> [Listed entries]
====
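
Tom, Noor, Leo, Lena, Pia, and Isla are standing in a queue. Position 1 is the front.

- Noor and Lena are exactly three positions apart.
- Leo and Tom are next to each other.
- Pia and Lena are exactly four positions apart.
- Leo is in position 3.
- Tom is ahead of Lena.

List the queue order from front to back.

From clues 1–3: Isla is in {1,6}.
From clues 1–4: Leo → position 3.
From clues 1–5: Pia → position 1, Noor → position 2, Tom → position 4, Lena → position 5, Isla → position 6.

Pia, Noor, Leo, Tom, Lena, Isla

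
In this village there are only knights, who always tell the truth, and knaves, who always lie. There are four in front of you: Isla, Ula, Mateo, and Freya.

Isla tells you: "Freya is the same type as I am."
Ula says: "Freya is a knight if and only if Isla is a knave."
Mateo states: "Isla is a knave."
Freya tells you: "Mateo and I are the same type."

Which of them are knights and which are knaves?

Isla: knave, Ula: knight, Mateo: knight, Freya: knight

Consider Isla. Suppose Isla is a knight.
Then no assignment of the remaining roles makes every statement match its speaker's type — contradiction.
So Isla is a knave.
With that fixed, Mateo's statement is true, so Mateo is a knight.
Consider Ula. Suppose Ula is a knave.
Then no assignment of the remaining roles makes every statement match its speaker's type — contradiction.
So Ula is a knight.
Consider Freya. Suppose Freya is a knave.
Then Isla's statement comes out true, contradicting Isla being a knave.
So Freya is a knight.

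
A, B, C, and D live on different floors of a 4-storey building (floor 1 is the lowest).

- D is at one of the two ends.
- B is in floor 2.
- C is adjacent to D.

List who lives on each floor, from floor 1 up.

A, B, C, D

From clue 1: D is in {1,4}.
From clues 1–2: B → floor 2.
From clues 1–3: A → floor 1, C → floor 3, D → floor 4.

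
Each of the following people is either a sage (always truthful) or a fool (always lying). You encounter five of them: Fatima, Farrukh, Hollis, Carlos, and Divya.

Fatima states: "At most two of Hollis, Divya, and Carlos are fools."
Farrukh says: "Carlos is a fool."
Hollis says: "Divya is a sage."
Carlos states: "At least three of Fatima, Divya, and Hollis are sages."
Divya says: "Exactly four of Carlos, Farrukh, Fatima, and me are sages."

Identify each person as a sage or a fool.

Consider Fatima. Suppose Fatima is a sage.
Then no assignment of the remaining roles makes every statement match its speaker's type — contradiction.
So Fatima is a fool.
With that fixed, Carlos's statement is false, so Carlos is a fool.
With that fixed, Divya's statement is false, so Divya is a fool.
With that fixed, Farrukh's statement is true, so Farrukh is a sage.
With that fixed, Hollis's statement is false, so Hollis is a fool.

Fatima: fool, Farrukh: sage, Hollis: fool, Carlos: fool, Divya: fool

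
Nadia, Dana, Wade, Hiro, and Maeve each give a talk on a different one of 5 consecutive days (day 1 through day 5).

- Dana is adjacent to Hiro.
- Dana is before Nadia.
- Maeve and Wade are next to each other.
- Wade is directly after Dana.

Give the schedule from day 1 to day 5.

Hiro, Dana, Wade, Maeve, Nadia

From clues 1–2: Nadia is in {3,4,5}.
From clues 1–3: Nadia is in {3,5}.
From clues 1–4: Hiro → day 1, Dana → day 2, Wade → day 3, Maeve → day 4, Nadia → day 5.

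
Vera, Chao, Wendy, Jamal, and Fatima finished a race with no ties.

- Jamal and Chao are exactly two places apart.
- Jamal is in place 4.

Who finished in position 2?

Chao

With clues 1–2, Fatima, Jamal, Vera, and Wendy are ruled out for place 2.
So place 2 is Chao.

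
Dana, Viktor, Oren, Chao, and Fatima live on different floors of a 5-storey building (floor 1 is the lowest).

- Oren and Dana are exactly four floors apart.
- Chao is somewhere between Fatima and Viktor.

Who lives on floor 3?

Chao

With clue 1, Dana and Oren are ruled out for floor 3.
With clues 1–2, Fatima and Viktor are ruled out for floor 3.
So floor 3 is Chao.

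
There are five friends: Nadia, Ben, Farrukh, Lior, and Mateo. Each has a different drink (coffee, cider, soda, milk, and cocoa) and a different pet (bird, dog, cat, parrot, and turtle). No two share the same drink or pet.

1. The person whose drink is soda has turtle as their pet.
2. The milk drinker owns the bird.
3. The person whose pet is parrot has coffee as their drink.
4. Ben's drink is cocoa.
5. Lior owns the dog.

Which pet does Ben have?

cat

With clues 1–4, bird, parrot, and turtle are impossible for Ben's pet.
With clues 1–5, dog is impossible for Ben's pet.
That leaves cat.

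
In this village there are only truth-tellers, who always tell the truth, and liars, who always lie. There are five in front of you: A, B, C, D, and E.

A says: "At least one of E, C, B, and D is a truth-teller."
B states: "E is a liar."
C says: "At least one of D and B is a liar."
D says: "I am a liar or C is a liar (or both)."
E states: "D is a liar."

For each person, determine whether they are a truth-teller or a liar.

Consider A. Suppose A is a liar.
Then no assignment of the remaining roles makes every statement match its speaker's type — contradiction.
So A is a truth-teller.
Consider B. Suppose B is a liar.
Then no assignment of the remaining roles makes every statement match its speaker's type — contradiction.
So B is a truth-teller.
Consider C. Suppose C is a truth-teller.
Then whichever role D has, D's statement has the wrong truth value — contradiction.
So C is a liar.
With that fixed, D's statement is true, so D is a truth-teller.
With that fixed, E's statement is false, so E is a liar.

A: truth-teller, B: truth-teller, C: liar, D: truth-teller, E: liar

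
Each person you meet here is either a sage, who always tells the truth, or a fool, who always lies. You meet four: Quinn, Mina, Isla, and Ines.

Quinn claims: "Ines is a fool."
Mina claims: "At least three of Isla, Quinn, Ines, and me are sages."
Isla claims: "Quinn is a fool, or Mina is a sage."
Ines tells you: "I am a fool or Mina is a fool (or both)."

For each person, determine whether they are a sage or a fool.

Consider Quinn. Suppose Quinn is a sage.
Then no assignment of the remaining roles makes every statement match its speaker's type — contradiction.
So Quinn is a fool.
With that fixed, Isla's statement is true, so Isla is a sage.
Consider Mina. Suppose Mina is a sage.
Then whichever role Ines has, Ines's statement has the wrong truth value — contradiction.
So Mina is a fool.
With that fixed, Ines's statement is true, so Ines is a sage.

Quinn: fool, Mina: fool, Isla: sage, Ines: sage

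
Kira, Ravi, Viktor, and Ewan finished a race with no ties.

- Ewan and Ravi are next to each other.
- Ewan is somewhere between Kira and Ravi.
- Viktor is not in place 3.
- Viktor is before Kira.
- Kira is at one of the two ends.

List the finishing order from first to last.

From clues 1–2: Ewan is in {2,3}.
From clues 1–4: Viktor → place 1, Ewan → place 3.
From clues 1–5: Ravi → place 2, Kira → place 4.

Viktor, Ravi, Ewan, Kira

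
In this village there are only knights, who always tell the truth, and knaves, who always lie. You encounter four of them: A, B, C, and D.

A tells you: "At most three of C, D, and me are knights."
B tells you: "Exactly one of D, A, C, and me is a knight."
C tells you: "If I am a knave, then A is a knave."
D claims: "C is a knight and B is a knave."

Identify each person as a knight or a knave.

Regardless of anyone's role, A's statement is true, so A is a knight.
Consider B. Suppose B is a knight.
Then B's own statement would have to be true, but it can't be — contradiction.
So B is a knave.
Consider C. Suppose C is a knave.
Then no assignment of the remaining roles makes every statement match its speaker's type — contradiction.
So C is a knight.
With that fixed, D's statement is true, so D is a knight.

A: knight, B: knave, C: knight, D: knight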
====
> [Problem requirements] What you return must match the entries exactly, word for word.

> [Response for this exercise]
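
Tom, Noor, Leo, Lena, Pia, and Isla are standing in a queue. Position 1 is the front.

- Noor and Lena are exactly three positions apart.
- Leo and Tom are next to each other.
- Pia and Lena are exactly four positions apart.
- Leo is in position 3.
- Tom is ahead of Lena.

List the queue order from front to back.

From clues 1–3: Isla is in {1,6}.
From clues 1–4: Leo → position 3.
From clues 1–5: Pia → position 1, Noor → position 2, Tom → position 4, Lena → position 5, Isla → position 6.

Pia, Noor, Leo, Tom, Lena, Isla

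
In this village there are only knights, who always tell the truth, and knaves, who always lie. There are four in front of you: Isla, Ula, Mateo, and Freya.

Isla tells you: "Freya is the same type as I am."
Ula says: "Freya is a knight if and only if Isla is a knave."
Mateo states: "Isla is a knave."
Freya tells you: "Mateo and I are the same type."

Which of them are knights and which are knaves?

Isla: knave, Ula: knight, Mateo: knight, Freya: knight

Consider Isla. Suppose Isla is a knight.
Then no assignment of the remaining roles makes every statement match its speaker's type — contradiction.
So Isla is a knave.
With that fixed, Mateo's statement is true, so Mateo is a knight.
Consider Ula. Suppose Ula is a knave.
Then no assignment of the remaining roles makes every statement match its speaker's type — contradiction.
So Ula is a knight.
Consider Freya. Suppose Freya is a knave.
Then Isla's statement comes out true, contradicting Isla being a knave.
So Freya is a knight.

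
A, B, C, and D live on different floors of a 4-storey building (floor 1 is the lowest).

- D is at one of the two ends.
- B is in floor 2.
- C is adjacent to D.

List who lives on each floor, from floor 1 up.

A, B, C, D

From clue 1: D is in {1,4}.
From clues 1–2: B → floor 2.
From clues 1–3: A → floor 1, C → floor 3, D → floor 4.

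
Each of the following people is either a sage (always truthful) or a fool (always lying). You encounter five of them: Fatima, Farrukh, Hollis, Carlos, and Divya.

Fatima states: "At most two of Hollis, Divya, and Carlos are fools."
Farrukh says: "Carlos is a fool."
Hollis says: "Divya is a sage."
Carlos states: "At least three of Fatima, Divya, and Hollis are sages."
Divya says: "Exactly four of Carlos, Farrukh, Fatima, and me are sages."

Identify each person as a sage or a fool.

Consider Fatima. Suppose Fatima is a sage.
Then no assignment of the remaining roles makes every statement match its speaker's type — contradiction.
So Fatima is a fool.
With that fixed, Carlos's statement is false, so Carlos is a fool.
With that fixed, Divya's statement is false, so Divya is a fool.
With that fixed, Farrukh's statement is true, so Farrukh is a sage.
With that fixed, Hollis's statement is false, so Hollis is a fool.

Fatima: fool, Farrukh: sage, Hollis: fool, Carlos: fool, Divya: fool

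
Nadia, Dana, Wade, Hiro, and Maeve each give a talk on a different one of 5 consecutive days (day 1 through day 5).

- Dana is adjacent to Hiro.
- Dana is before Nadia.
- Maeve and Wade are next to each other.
- Wade is directly after Dana.

Give the schedule from day 1 to day 5.

Hiro, Dana, Wade, Maeve, Nadia

From clues 1–2: Nadia is in {3,4,5}.
From clues 1–3: Nadia is in {3,5}.
From clues 1–4: Hiro → day 1, Dana → day 2, Wade → day 3, Maeve → day 4, Nadia → day 5.

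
Vera, Chao, Wendy, Jamal, and Fatima finished a race with no ties.

- Jamal and Chao are exactly two places apart.
- Jamal is in place 4.

Who finished in position 2?

Chao

With clues 1–2, Fatima, Jamal, Vera, and Wendy are ruled out for place 2.
So place 2 is Chao.

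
Dana, Viktor, Oren, Chao, and Fatima live on different floors of a 5-storey building (floor 1 is the lowest).

- Oren and Dana are exactly four floors apart.
- Chao is somewhere between Fatima and Viktor.

Who lives on floor 3?

Chao

With clue 1, Dana and Oren are ruled out for floor 3.
With clues 1–2, Fatima and Viktor are ruled out for floor 3.
So floor 3 is Chao.

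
There are five friends: Nadia, Ben, Farrukh, Lior, and Mateo. Each has a different drink (coffee, cider, soda, milk, and cocoa) and a different pet (bird, dog, cat, parrot, and turtle). No two share the same drink or pet.

1. The person whose drink is soda has turtle as their pet.
2. The milk drinker owns the bird.
3. The person whose pet is parrot has coffee as their drink.
4. Ben's drink is cocoa.
5. Lior owns the dog.

Which pet does Ben have?

cat

With clues 1–4, bird, parrot, and turtle are impossible for Ben's pet.
With clues 1–5, dog is impossible for Ben's pet.
That leaves cat.

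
In this village there are only truth-tellers, who always tell the truth, and liars, who always lie. There are five in front of you: A, B, C, D, and E.

A says: "At least one of E, C, B, and D is a truth-teller."
B states: "E is a liar."
C says: "At least one of D and B is a liar."
D says: "I am a liar or C is a liar (or both)."
E states: "D is a liar."

For each person, determine whether they are a truth-teller or a liar.

Consider A. Suppose A is a liar.
Then no assignment of the remaining roles makes every statement match its speaker's type — contradiction.
So A is a truth-teller.
Consider B. Suppose B is a liar.
Then no assignment of the remaining roles makes every statement match its speaker's type — contradiction.
So B is a truth-teller.
Consider C. Suppose C is a truth-teller.
Then whichever role D has, D's statement has the wrong truth value — contradiction.
So C is a liar.
With that fixed, D's statement is true, so D is a truth-teller.
With that fixed, E's statement is false, so E is a liar.

A: truth-teller, B: truth-teller, C: liar, D: truth-teller, E: liar

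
Each person you meet here is either a sage, who always tells the truth, or a fool, who always lies. You meet four: Quinn, Mina, Isla, and Ines.

Quinn claims: "Ines is a fool."
Mina claims: "At least three of Isla, Quinn, Ines, and me are sages."
Isla claims: "Quinn is a fool, or Mina is a sage."
Ines tells you: "I am a fool or Mina is a fool (or both)."

For each person, determine whether they are a sage or a fool.

Consider Quinn. Suppose Quinn is a sage.
Then no assignment of the remaining roles makes every statement match its speaker's type — contradiction.
So Quinn is a fool.
With that fixed, Isla's statement is true, so Isla is a sage.
Consider Mina. Suppose Mina is a sage.
Then whichever role Ines has, Ines's statement has the wrong truth value — contradiction.
So Mina is a fool.
With that fixed, Ines's statement is true, so Ines is a sage.

Quinn: fool, Mina: fool, Isla: sage, Ines: sage

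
Kira, Ravi, Viktor, and Ewan finished a race with no ties.

- Ewan and Ravi are next to each other.
- Ewan is somewhere between Kira and Ravi.
- Viktor is not in place 3.
- Viktor is before Kira.
- Kira is at one of the two ends.

List the finishing order from first to last.

From clues 1–2: Ewan is in {2,3}.
From clues 1–4: Viktor → place 1, Ewan → place 3.
From clues 1–5: Ravi → place 2, Kira → place 4.

Viktor, Ravi, Ewan, Kira

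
In this village there are only knights, who always tell the truth, and knaves, who always lie. You encounter four of them: A, B, C, and D.

A tells you: "At most three of C, D, and me are knights."
B tells you: "Exactly one of D, A, C, and me is a knight."
C tells you: "If I am a knave, then A is a knave."
D claims: "C is a knight and B is a knave."

Identify each person as a knight or a knave.

Regardless of anyone's role, A's statement is true, so A is a knight.
Consider B. Suppose B is a knight.
Then B's own statement would have to be true, but it can't be — contradiction.
So B is a knave.
Consider C. Suppose C is a knave.
Then no assignment of the remaining roles makes every statement match its speaker's type — contradiction.
So C is a knight.
With that fixed, D's statement is true, so D is a knight.

A: knight, B: knave, C: knight, D: knight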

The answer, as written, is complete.